**Assignment**
Consider the listing below. Extract exactly the lines from the line containing "How many minutes" to the line containing "y(0) = 3, y'(0) = 0", both included.

**Data provided**
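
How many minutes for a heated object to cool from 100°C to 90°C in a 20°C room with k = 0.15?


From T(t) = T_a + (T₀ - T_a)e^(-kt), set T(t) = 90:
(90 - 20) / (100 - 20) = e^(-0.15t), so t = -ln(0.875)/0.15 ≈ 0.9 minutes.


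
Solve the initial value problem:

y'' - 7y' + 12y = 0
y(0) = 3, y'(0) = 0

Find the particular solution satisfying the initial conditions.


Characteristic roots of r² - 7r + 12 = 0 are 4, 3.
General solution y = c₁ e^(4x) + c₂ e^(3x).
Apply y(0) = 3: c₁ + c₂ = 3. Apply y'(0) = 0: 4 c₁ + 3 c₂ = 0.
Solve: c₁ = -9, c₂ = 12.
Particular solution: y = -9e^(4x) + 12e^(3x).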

* * *

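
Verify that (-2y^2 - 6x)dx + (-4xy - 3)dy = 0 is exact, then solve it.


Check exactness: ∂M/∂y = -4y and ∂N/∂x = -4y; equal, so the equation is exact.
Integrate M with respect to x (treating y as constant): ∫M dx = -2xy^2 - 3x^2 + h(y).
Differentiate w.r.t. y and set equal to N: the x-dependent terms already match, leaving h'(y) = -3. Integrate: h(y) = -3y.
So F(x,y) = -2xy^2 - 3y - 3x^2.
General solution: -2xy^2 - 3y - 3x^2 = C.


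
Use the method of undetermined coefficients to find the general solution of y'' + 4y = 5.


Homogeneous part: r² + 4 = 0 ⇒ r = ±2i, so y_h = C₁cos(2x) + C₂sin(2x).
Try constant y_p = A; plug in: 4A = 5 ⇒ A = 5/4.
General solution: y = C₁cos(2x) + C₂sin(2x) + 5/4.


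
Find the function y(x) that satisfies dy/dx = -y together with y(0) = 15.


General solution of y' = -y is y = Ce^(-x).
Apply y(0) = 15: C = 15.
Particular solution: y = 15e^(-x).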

**Expected output**
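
How many minutes for a heated object to cool from 100°C to 90°C in a 20°C room with k = 0.15?


From T(t) = T_a + (T₀ - T_a)e^(-kt), set T(t) = 90:
(90 - 20) / (100 - 20) = e^(-0.15t), so t = -ln(0.875)/0.15 ≈ 0.9 minutes.


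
Solve the initial value problem:

y'' - 7y' + 12y = 0
y(0) = 3, y'(0) = 0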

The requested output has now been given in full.